*Provided records*

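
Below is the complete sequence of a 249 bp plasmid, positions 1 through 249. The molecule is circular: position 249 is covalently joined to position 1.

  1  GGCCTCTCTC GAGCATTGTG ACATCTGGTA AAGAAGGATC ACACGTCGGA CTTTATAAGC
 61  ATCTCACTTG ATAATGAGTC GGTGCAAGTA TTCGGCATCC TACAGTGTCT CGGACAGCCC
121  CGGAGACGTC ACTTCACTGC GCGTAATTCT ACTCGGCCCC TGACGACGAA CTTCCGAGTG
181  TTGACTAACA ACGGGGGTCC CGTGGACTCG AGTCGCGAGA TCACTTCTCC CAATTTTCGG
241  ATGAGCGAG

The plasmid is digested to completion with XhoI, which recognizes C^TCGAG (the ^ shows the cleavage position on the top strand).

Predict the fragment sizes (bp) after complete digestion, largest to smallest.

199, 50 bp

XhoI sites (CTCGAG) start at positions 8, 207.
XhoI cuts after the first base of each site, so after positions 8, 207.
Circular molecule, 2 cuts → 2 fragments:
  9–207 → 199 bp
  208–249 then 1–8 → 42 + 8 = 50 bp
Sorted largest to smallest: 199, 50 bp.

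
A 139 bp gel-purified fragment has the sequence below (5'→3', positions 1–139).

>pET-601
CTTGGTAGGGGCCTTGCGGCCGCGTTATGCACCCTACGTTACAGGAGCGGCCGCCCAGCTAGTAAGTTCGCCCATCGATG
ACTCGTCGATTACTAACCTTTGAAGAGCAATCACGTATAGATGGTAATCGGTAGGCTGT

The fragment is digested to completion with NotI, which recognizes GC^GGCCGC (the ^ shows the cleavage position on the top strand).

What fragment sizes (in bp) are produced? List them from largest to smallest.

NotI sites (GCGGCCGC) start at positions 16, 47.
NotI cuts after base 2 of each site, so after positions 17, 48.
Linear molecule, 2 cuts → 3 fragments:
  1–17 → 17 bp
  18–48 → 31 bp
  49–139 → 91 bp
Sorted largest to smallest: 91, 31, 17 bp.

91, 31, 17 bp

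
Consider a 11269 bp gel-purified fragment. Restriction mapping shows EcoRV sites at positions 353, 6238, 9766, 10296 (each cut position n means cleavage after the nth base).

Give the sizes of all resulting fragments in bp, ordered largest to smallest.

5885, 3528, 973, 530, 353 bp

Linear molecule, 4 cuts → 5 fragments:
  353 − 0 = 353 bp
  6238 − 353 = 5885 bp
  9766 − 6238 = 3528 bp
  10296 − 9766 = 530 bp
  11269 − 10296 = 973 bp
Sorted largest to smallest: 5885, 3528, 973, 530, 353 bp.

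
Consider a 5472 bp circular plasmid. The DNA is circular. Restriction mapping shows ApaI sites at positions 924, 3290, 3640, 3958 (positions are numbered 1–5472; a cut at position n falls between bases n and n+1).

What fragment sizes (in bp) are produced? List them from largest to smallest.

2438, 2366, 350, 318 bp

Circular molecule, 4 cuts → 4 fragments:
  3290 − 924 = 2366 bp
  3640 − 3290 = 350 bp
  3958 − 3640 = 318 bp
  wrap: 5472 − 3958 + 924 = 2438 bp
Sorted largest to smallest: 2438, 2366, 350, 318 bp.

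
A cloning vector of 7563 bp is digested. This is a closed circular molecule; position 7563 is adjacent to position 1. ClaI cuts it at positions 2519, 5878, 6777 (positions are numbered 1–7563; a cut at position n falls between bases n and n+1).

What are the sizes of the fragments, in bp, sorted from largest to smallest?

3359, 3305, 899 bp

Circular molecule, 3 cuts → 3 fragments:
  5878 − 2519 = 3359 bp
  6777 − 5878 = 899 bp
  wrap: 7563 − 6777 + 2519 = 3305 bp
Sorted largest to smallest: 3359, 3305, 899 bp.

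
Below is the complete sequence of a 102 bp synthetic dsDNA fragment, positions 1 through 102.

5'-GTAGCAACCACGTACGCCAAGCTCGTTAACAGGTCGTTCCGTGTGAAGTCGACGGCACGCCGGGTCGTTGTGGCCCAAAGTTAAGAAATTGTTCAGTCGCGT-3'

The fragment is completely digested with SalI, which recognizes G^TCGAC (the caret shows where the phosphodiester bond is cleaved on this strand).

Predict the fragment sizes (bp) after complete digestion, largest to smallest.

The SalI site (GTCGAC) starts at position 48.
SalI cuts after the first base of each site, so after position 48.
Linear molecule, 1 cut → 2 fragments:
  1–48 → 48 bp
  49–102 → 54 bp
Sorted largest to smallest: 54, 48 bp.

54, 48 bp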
--
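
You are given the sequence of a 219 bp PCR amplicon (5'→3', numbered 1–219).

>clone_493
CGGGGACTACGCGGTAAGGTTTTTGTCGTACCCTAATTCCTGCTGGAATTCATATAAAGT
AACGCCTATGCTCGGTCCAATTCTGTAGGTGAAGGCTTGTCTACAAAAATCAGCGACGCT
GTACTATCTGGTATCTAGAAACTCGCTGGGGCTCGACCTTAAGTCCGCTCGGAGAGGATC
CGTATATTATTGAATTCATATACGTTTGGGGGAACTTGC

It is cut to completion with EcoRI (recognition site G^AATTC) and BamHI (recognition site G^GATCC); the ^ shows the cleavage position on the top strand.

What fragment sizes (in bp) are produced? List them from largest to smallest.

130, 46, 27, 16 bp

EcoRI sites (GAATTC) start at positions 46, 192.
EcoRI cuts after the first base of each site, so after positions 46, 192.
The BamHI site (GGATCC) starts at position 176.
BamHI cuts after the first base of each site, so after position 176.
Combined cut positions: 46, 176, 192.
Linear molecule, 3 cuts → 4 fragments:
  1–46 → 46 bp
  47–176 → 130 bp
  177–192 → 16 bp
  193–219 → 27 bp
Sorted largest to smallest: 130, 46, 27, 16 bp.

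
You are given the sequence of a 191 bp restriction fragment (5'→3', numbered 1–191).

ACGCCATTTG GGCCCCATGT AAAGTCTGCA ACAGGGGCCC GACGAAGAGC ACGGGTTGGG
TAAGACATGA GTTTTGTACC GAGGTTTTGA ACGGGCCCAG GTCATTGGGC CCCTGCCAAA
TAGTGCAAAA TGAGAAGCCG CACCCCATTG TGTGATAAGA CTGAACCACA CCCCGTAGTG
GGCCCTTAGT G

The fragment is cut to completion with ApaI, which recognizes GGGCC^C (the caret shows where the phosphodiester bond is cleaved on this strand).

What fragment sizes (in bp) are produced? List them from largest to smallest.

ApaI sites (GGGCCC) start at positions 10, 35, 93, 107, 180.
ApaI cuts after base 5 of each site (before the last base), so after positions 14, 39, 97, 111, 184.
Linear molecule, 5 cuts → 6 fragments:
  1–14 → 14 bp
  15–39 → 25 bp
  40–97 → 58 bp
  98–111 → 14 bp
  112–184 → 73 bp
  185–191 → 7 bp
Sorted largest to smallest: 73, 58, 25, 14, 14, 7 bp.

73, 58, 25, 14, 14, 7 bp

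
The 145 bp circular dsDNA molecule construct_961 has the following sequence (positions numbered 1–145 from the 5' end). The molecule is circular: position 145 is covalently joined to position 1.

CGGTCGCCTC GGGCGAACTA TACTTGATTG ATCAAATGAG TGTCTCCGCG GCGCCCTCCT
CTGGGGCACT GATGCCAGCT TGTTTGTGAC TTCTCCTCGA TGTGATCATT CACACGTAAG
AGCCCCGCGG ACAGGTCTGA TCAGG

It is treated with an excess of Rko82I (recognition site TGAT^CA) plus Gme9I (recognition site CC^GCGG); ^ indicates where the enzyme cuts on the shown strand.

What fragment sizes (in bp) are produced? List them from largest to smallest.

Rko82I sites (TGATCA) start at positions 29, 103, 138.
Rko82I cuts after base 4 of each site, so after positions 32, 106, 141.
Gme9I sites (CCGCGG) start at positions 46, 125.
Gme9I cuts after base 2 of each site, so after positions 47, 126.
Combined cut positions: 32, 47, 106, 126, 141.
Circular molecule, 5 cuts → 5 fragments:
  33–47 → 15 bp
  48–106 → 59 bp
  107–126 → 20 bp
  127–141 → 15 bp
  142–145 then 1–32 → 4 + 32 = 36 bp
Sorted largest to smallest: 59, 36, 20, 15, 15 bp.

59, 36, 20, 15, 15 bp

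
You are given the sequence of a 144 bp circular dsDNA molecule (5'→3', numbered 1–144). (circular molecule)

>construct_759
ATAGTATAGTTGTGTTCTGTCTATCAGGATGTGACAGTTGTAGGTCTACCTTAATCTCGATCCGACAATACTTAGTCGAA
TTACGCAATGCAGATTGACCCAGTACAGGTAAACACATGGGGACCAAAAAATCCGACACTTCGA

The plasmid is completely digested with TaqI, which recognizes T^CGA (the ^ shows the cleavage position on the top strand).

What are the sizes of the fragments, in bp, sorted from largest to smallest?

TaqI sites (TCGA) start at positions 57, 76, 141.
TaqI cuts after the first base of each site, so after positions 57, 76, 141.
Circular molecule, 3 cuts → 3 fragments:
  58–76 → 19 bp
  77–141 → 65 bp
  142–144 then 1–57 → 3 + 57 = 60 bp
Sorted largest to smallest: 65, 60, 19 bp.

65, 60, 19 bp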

*What is being asked*
Using the data above, extract exactly the lines from the one that holds "Below is the complete sequence of a 249" to the one that holds "AAGAAGGATC ACACGTCGGA CTTTATAAGC", both ends included, and no others.

*Your solution*
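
Below is the complete sequence of a 249 bp plasmid, positions 1 through 249. The molecule is circular: position 249 is covalently joined to position 1.

  1  GGCCTCTCTC GAGCATTGTG ACATCTGGTA AAGAAGGATC ACACGTCGGA CTTTATAAGC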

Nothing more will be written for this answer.